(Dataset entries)
▼▼▼

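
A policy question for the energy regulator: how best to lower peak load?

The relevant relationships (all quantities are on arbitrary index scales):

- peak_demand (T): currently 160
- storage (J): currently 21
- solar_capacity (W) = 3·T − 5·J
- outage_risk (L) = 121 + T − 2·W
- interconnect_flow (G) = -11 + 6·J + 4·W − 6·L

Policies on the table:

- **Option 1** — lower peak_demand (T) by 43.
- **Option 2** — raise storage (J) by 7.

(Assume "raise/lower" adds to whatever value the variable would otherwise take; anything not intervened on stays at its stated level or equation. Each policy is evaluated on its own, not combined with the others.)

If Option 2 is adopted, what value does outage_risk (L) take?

-399

Option 2 (J + 7):
  T = 160
  J = 21 + 7 = 28
  W = 0 + 3·160 − 5·28 = 340
  L = 121 + 160 − 2·340 = -399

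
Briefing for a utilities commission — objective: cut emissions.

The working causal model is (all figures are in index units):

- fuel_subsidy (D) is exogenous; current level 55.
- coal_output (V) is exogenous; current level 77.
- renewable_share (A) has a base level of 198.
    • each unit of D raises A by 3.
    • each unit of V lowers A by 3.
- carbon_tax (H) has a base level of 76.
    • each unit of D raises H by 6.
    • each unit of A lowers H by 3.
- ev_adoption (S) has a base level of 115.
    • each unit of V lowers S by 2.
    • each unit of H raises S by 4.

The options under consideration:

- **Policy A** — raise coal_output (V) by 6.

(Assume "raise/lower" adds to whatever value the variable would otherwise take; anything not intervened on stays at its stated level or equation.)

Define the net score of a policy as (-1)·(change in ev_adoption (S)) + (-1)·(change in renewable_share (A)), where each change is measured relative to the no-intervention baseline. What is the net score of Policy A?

-186

Baseline:
  D = 55
  V = 77
  A = 198 + 3·55 − 3·77 = 132
  H = 76 + 6·55 − 3·132 = 10
  S = 115 − 2·77 + 4·10 = 1
Policy A (V + 6):
  D = 55
  V = 77 + 6 = 83
  A = 198 + 3·55 − 3·83 = 114
  H = 76 + 6·55 − 3·114 = 64
  S = 115 − 2·83 + 4·64 = 205
ΔS = 205 − 1 = 204; ΔA = 114 − 132 = -18
Score = (-1)·204 + (-1)·(-18) = -186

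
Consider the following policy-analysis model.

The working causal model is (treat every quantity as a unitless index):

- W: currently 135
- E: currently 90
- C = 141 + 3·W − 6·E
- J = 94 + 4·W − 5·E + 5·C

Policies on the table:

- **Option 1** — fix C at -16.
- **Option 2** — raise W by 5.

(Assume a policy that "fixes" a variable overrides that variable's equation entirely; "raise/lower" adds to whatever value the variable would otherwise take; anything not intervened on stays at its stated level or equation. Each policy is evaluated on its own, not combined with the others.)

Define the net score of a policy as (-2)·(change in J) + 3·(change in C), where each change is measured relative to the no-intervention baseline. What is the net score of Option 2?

-145

Baseline:
  W = 135
  E = 90
  C = 141 + 3·135 − 6·90 = 6
  J = 94 + 4·135 − 5·90 + 5·6 = 214
Option 2 (W + 5):
  W = 135 + 5 = 140
  E = 90
  C = 141 + 3·140 − 6·90 = 21
  J = 94 + 4·140 − 5·90 + 5·21 = 309
ΔJ = 309 − 214 = 95; ΔC = 21 − 6 = 15
Score = (-2)·95 + 3·15 = -145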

▲▲▲

**Requirement:**
Restate each line of the records above without any deviation.

**Answer for the task:**
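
A policy question for the energy regulator: how best to lower peak load?

The relevant relationships (all quantities are on arbitrary index scales):

- peak_demand (T): currently 160
- storage (J): currently 21
- solar_capacity (W) = 3·T − 5·J
- outage_risk (L) = 121 + T − 2·W
- interconnect_flow (G) = -11 + 6·J + 4·W − 6·L

Policies on the table:

- **Option 1** — lower peak_demand (T) by 43.
- **Option 2** — raise storage (J) by 7.

(Assume "raise/lower" adds to whatever value the variable would otherwise take; anything not intervened on stays at its stated level or equation. Each policy is evaluated on its own, not combined with the others.)

If Option 2 is adopted, what value does outage_risk (L) take?

-399

Option 2 (J + 7):
  T = 160
  J = 21 + 7 = 28
  W = 0 + 3·160 − 5·28 = 340
  L = 121 + 160 − 2·340 = -399

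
Briefing for a utilities commission — objective: cut emissions.

The working causal model is (all figures are in index units):

- fuel_subsidy (D) is exogenous; current level 55.
- coal_output (V) is exogenous; current level 77.
- renewable_share (A) has a base level of 198.
    • each unit of D raises A by 3.
    • each unit of V lowers A by 3.
- carbon_tax (H) has a base level of 76.
    • each unit of D raises H by 6.
    • each unit of A lowers H by 3.
- ev_adoption (S) has a base level of 115.
    • each unit of V lowers S by 2.
    • each unit of H raises S by 4.

The options under consideration:

- **Policy A** — raise coal_output (V) by 6.

(Assume "raise/lower" adds to whatever value the variable would otherwise take; anything not intervened on stays at its stated level or equation.)

Define the net score of a policy as (-1)·(change in ev_adoption (S)) + (-1)·(change in renewable_share (A)), where each change is measured relative to the no-intervention baseline. What is the net score of Policy A?

-186

Baseline:
  D = 55
  V = 77
  A = 198 + 3·55 − 3·77 = 132
  H = 76 + 6·55 − 3·132 = 10
  S = 115 − 2·77 + 4·10 = 1
Policy A (V + 6):
  D = 55
  V = 77 + 6 = 83
  A = 198 + 3·55 − 3·83 = 114
  H = 76 + 6·55 − 3·114 = 64
  S = 115 − 2·83 + 4·64 = 205
ΔS = 205 − 1 = 204; ΔA = 114 − 132 = -18
Score = (-1)·204 + (-1)·(-18) = -186

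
Consider the following policy-analysis model.

The working causal model is (treat every quantity as a unitless index):

- W: currently 135
- E: currently 90
- C = 141 + 3·W − 6·E
- J = 94 + 4·W − 5·E + 5·C

Policies on the table:

- **Option 1** — fix C at -16.
- **Option 2** — raise W by 5.

(Assume a policy that "fixes" a variable overrides that variable's equation entirely; "raise/lower" adds to whatever value the variable would otherwise take; anything not intervened on stays at its stated level or equation. Each policy is evaluated on its own, not combined with the others.)

Define the net score of a policy as (-2)·(change in J) + 3·(change in C), where each change is measured relative to the no-intervention baseline. What is the net score of Option 2?

-145

Baseline:
  W = 135
  E = 90
  C = 141 + 3·135 − 6·90 = 6
  J = 94 + 4·135 − 5·90 + 5·6 = 214
Option 2 (W + 5):
  W = 135 + 5 = 140
  E = 90
  C = 141 + 3·140 − 6·90 = 21
  J = 94 + 4·140 − 5·90 + 5·21 = 309
ΔJ = 309 − 214 = 95; ΔC = 21 − 6 = 15
Score = (-2)·95 + 3·15 = -145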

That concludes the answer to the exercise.